> _Exercise details_: Copy, from the data below, each line that has the word "distinct".

> _Records to process_:

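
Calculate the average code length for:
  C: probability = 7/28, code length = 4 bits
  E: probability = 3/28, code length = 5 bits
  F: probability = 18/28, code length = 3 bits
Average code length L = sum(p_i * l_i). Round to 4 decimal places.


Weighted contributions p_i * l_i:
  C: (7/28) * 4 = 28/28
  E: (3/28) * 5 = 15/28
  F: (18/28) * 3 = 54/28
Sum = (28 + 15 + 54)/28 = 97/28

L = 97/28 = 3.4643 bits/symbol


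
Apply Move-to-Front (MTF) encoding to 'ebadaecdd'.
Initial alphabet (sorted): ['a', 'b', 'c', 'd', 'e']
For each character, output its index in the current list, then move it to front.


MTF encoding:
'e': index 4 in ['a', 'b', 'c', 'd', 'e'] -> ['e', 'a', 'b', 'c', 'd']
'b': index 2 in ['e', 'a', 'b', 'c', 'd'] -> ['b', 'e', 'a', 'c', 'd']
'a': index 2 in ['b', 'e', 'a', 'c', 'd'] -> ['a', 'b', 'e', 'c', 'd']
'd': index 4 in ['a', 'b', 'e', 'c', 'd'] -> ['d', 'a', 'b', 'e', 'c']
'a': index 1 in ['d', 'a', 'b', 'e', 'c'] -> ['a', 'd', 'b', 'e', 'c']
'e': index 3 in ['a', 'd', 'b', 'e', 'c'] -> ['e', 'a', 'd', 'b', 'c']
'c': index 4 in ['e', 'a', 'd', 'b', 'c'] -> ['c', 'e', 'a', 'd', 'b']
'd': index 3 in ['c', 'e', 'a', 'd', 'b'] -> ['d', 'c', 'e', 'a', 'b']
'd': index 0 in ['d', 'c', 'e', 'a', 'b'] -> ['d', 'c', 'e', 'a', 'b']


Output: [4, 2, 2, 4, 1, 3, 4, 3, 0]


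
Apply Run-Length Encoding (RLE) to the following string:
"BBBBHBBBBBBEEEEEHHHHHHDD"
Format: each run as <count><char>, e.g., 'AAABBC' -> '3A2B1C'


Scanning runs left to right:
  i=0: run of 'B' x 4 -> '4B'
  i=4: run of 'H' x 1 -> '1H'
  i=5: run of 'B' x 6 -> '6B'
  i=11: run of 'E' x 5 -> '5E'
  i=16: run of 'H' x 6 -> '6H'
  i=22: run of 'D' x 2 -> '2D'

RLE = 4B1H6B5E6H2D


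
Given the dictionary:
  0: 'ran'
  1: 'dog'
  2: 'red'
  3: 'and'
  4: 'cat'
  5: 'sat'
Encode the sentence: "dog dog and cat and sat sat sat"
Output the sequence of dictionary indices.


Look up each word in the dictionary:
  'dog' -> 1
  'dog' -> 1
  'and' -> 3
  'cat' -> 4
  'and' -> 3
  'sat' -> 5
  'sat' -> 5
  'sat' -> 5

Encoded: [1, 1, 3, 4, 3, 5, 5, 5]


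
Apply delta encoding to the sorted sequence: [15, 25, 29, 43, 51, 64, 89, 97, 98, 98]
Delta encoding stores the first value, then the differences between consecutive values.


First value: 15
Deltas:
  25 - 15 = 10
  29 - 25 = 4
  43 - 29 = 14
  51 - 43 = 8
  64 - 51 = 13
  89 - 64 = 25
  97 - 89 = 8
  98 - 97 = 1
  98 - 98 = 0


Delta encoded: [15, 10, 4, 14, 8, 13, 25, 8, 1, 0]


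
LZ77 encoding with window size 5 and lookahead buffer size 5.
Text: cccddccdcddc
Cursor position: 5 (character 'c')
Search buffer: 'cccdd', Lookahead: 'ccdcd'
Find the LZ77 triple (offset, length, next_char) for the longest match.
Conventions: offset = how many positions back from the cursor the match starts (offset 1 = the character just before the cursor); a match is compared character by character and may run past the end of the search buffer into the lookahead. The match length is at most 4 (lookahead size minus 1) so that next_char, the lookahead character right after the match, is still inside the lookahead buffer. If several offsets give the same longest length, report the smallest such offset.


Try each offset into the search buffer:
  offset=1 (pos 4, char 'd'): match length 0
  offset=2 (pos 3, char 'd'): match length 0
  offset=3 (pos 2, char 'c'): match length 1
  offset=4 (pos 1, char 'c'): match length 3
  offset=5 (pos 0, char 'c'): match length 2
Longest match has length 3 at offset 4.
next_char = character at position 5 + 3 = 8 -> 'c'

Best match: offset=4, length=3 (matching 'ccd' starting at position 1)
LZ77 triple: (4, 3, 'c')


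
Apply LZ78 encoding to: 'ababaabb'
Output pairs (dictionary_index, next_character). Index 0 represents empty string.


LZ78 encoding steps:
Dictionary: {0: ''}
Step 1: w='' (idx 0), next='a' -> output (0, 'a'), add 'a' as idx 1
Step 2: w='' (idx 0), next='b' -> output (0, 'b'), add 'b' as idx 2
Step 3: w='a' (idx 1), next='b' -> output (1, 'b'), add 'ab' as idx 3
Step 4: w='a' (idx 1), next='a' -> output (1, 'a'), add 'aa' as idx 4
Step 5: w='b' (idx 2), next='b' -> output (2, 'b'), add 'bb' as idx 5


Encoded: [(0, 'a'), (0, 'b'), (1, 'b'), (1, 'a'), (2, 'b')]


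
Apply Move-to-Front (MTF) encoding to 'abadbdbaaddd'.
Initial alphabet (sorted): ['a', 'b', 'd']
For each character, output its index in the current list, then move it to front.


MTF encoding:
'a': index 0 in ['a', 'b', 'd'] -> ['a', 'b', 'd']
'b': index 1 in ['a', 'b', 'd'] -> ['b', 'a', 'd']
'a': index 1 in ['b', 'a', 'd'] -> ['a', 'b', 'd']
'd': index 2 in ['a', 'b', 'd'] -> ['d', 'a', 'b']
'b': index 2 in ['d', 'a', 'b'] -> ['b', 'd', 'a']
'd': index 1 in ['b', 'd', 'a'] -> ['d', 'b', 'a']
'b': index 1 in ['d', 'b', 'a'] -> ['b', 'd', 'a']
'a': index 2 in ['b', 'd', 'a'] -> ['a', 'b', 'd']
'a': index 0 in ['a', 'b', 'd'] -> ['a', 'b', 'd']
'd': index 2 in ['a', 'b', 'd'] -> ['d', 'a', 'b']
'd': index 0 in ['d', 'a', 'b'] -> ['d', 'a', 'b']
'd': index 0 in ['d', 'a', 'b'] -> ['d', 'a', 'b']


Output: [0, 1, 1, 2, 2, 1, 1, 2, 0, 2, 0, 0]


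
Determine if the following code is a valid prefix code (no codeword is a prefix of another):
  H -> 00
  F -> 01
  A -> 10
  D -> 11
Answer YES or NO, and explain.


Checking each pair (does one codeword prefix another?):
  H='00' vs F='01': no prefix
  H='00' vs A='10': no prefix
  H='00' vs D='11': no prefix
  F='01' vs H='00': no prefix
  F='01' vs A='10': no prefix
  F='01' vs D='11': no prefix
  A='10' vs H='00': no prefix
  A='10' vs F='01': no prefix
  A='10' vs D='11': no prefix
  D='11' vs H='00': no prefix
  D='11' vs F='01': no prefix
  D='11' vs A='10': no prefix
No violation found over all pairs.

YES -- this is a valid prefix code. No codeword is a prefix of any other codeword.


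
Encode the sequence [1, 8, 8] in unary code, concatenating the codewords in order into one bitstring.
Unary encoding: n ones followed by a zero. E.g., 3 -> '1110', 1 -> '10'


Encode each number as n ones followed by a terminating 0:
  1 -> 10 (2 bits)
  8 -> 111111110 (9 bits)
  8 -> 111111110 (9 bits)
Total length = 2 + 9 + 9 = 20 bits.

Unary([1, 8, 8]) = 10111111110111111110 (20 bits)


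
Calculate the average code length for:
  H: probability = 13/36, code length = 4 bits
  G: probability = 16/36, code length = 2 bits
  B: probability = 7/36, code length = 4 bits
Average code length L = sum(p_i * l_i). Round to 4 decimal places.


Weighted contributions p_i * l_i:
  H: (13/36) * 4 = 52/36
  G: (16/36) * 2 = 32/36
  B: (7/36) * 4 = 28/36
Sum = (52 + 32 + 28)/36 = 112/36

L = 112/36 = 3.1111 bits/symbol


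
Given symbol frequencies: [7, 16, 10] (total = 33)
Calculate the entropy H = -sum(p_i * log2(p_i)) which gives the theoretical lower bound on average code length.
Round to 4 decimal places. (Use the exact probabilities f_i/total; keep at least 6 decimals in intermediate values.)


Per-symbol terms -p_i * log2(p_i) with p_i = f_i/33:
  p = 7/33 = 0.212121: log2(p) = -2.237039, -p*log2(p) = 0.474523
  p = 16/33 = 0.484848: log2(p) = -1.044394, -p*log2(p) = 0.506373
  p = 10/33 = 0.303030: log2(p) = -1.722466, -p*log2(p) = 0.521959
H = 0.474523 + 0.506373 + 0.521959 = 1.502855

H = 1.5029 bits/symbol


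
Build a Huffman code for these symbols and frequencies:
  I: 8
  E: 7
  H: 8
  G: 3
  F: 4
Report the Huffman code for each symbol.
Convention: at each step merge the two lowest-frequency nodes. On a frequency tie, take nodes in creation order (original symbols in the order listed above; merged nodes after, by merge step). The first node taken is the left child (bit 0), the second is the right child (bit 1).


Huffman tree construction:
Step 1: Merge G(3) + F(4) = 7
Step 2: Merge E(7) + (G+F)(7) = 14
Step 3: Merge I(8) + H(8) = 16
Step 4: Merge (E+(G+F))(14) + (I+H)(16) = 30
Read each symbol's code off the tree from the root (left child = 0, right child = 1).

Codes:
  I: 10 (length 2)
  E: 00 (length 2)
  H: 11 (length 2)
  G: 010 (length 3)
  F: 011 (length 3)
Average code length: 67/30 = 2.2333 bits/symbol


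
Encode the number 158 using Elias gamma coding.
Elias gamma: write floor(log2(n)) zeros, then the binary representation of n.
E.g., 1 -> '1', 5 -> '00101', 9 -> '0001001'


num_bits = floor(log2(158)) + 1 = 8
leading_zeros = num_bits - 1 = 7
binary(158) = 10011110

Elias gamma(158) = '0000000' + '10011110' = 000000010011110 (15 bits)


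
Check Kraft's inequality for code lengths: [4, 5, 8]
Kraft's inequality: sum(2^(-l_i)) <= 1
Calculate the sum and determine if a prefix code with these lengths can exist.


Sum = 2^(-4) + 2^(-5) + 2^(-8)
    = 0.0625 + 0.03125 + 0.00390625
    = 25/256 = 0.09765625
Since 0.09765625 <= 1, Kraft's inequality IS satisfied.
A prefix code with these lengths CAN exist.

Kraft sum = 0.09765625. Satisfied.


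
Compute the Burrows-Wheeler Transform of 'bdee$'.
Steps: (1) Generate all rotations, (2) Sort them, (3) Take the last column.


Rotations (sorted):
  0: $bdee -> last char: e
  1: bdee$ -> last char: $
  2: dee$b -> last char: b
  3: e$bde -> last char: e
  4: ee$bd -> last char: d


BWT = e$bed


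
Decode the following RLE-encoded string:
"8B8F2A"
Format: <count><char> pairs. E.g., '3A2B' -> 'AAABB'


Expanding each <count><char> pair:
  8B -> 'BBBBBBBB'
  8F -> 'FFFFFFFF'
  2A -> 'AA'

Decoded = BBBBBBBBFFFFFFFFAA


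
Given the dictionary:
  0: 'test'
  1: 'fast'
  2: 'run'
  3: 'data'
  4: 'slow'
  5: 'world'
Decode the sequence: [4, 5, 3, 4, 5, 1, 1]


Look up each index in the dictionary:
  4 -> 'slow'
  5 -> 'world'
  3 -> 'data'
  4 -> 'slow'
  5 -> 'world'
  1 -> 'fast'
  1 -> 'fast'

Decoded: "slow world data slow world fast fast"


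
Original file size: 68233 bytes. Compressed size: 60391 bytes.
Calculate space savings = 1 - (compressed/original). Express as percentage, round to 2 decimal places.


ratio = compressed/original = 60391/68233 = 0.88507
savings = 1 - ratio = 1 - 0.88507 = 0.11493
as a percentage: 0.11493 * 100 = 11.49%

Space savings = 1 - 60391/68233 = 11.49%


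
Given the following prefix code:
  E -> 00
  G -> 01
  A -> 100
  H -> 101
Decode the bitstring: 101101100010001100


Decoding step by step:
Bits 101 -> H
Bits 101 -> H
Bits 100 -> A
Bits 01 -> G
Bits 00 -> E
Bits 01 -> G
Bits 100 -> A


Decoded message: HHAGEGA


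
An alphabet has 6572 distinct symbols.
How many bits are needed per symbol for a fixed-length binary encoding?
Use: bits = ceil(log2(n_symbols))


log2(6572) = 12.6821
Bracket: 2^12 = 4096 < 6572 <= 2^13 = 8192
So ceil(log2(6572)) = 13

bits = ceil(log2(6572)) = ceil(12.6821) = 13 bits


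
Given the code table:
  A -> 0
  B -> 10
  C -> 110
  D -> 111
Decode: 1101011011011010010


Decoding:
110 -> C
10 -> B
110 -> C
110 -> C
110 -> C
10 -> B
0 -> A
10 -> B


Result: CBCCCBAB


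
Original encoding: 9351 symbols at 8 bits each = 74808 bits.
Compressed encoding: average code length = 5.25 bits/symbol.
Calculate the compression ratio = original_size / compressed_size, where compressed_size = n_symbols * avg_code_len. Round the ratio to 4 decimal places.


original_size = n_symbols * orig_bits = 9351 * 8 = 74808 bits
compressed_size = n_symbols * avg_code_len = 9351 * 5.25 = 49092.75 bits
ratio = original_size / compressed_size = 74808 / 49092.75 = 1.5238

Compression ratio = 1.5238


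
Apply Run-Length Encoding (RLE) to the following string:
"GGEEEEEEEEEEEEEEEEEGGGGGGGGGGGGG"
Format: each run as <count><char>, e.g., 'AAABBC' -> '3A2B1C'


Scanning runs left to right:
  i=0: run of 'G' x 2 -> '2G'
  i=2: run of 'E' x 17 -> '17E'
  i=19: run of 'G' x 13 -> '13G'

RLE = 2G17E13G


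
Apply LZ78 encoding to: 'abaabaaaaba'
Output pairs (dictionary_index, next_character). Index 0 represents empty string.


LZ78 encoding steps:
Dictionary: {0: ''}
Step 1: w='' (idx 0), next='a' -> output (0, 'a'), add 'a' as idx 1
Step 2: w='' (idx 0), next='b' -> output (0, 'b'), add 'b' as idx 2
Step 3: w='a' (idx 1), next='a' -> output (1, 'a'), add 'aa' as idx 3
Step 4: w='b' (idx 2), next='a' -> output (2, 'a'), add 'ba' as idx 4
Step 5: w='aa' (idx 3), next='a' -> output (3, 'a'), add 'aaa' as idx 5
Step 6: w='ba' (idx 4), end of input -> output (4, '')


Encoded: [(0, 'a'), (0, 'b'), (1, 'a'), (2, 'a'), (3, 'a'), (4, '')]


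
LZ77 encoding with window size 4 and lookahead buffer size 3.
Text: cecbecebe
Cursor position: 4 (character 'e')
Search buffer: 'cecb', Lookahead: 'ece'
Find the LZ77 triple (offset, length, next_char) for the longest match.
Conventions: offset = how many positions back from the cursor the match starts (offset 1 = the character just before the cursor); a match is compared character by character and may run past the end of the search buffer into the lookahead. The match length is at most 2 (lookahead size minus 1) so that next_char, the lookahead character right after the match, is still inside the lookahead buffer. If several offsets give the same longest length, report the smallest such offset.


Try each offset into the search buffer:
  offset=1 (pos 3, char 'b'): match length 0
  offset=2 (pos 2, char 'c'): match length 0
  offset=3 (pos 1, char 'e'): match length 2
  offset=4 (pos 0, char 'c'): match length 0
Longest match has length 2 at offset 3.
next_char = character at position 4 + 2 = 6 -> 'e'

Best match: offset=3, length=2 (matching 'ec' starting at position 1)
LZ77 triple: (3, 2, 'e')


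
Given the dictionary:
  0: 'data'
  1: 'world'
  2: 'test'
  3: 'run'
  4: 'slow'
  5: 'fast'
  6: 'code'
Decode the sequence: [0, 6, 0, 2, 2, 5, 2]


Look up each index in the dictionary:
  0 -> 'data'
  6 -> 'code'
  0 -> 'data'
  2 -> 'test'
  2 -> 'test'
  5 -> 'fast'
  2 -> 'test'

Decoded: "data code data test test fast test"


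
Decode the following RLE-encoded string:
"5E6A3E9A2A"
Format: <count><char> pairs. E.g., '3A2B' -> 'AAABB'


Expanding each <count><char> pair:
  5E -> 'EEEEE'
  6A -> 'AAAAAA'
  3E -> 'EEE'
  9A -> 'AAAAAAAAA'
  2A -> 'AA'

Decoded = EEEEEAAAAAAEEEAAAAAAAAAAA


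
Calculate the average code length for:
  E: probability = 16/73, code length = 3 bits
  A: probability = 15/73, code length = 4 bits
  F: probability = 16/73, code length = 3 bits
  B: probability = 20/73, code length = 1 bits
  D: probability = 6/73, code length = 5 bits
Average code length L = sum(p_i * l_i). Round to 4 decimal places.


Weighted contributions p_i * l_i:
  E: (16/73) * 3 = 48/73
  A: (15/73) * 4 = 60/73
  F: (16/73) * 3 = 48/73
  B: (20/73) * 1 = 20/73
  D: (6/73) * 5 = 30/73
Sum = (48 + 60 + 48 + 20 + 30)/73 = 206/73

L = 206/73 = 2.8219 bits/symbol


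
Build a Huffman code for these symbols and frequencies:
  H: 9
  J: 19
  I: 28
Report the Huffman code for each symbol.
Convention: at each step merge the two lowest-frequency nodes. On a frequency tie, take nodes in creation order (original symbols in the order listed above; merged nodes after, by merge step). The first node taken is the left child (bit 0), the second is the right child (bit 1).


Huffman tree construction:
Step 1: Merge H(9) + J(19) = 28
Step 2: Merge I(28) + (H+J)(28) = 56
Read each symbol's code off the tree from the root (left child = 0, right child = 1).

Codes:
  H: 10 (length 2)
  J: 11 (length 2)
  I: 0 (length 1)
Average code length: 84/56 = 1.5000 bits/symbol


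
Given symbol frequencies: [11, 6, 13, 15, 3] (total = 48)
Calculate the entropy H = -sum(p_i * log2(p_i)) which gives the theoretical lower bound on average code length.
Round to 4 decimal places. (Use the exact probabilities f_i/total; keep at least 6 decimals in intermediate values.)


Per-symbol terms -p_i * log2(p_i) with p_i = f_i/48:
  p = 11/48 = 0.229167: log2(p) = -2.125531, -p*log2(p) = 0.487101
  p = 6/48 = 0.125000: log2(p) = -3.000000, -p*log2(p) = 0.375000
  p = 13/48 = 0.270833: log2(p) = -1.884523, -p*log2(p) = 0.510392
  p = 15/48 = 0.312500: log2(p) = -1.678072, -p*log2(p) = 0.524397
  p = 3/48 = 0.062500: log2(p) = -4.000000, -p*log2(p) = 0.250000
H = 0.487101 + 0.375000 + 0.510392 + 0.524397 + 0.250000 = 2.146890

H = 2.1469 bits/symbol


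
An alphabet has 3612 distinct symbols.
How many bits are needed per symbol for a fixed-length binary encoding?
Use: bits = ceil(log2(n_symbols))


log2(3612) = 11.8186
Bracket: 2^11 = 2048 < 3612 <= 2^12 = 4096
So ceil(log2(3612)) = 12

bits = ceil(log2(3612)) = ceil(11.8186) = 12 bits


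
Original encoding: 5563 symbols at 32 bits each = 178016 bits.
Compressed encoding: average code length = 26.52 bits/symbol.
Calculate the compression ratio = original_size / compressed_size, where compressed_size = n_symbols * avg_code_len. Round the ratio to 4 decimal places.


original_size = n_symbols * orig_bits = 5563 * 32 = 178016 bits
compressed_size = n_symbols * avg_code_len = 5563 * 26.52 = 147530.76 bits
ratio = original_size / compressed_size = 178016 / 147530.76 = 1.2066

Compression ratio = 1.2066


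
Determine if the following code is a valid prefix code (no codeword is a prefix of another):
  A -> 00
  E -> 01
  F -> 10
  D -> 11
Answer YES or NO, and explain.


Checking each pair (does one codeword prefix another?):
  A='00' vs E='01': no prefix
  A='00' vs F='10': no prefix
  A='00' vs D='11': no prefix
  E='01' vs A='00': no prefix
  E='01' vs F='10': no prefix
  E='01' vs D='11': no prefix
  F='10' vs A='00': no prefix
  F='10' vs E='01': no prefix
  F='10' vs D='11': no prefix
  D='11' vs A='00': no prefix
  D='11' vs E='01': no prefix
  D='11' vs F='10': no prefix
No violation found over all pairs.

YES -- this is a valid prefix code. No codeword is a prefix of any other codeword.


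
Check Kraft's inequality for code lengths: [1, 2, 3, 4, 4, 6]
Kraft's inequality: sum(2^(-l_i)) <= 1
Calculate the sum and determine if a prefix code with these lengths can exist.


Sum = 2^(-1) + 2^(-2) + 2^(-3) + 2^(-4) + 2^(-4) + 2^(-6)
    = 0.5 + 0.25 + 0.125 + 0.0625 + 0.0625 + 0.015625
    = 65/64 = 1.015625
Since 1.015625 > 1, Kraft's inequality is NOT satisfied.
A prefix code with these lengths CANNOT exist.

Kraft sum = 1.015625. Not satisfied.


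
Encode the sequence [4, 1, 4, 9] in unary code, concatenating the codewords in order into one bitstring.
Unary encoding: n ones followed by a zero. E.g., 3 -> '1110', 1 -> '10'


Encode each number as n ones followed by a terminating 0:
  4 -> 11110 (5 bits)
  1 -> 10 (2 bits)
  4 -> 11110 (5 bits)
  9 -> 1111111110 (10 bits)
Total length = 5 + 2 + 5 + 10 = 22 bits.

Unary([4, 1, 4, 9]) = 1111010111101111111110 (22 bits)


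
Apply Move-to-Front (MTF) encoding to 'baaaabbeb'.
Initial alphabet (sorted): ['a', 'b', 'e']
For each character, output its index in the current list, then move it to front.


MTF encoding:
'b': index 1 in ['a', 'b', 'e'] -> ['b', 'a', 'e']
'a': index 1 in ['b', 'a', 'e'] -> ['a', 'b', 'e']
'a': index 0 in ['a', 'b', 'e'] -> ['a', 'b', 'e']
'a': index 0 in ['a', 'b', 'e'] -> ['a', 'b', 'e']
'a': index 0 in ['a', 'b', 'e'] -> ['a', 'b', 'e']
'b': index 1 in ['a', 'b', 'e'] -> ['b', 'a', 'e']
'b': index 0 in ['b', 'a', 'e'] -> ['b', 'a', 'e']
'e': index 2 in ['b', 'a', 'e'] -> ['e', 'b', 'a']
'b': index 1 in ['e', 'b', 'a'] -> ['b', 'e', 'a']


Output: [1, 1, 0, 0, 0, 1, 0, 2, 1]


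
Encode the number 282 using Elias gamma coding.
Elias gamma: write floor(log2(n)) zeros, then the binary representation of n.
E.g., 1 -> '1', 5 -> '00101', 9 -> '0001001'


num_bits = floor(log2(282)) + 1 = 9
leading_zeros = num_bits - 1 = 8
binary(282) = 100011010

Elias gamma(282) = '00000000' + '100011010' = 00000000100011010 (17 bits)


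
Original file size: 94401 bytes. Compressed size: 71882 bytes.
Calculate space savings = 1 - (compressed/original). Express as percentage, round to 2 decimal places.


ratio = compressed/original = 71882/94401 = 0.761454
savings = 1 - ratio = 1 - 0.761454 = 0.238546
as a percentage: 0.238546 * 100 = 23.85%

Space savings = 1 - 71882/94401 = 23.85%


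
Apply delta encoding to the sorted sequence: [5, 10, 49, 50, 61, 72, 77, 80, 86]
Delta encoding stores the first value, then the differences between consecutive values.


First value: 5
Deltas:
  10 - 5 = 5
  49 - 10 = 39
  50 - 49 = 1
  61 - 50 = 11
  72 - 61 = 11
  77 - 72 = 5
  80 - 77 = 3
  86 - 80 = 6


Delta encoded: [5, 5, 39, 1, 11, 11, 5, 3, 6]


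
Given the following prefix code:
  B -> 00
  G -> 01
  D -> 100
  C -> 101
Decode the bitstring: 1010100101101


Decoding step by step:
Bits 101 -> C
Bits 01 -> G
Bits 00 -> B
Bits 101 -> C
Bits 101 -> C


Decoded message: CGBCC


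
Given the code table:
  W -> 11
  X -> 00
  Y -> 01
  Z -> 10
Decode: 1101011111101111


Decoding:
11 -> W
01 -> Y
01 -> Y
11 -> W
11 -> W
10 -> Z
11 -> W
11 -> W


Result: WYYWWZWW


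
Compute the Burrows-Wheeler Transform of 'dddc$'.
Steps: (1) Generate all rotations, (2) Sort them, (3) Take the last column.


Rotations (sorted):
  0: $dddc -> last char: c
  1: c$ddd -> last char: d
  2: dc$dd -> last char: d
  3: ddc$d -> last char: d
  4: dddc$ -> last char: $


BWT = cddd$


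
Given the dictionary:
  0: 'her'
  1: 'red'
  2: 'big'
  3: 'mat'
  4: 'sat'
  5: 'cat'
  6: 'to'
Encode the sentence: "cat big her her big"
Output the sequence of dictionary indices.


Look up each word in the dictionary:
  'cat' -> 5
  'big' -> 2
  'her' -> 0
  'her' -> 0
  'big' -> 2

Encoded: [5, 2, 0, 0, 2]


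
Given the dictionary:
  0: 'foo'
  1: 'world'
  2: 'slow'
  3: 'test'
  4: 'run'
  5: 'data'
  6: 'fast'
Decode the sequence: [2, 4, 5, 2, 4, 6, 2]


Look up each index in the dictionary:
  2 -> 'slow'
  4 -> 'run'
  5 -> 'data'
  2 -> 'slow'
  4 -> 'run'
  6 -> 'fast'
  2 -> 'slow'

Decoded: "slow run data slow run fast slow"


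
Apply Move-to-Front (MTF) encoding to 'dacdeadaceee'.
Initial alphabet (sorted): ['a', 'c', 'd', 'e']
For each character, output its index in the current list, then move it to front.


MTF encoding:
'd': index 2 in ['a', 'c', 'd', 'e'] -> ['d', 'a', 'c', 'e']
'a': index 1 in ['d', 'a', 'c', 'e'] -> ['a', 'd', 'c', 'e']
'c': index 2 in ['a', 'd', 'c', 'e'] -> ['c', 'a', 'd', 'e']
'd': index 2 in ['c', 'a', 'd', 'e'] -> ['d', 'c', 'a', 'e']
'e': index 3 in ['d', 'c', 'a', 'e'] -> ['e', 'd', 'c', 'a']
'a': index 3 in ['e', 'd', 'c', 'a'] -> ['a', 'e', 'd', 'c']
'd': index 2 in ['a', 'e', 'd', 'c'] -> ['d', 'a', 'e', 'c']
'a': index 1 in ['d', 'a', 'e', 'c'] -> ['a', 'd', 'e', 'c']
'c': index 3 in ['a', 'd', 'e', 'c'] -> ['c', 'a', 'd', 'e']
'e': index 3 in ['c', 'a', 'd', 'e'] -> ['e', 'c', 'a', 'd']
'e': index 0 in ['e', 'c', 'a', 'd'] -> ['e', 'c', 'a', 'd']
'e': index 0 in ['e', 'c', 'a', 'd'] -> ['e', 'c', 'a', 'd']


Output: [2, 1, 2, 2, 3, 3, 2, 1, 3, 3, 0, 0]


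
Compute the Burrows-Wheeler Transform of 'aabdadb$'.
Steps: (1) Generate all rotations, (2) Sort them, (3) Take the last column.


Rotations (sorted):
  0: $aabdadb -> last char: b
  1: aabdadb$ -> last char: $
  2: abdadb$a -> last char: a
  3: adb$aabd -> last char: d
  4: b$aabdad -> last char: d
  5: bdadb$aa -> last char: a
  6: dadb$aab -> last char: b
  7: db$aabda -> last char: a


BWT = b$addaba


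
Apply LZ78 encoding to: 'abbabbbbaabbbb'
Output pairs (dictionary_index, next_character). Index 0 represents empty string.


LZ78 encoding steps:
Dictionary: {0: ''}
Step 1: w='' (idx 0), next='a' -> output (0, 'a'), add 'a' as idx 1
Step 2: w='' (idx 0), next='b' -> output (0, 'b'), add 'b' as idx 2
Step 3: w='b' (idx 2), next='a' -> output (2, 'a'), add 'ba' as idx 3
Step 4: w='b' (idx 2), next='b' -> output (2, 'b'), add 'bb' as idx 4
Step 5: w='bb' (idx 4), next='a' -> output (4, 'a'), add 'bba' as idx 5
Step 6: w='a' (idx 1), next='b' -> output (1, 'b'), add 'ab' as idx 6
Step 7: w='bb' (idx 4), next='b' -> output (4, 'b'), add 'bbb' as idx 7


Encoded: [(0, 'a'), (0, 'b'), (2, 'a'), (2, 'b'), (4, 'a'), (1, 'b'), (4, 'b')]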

> _Result of the task_:
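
An alphabet has 6572 distinct symbols.
An alphabet has 3612 distinct symbols.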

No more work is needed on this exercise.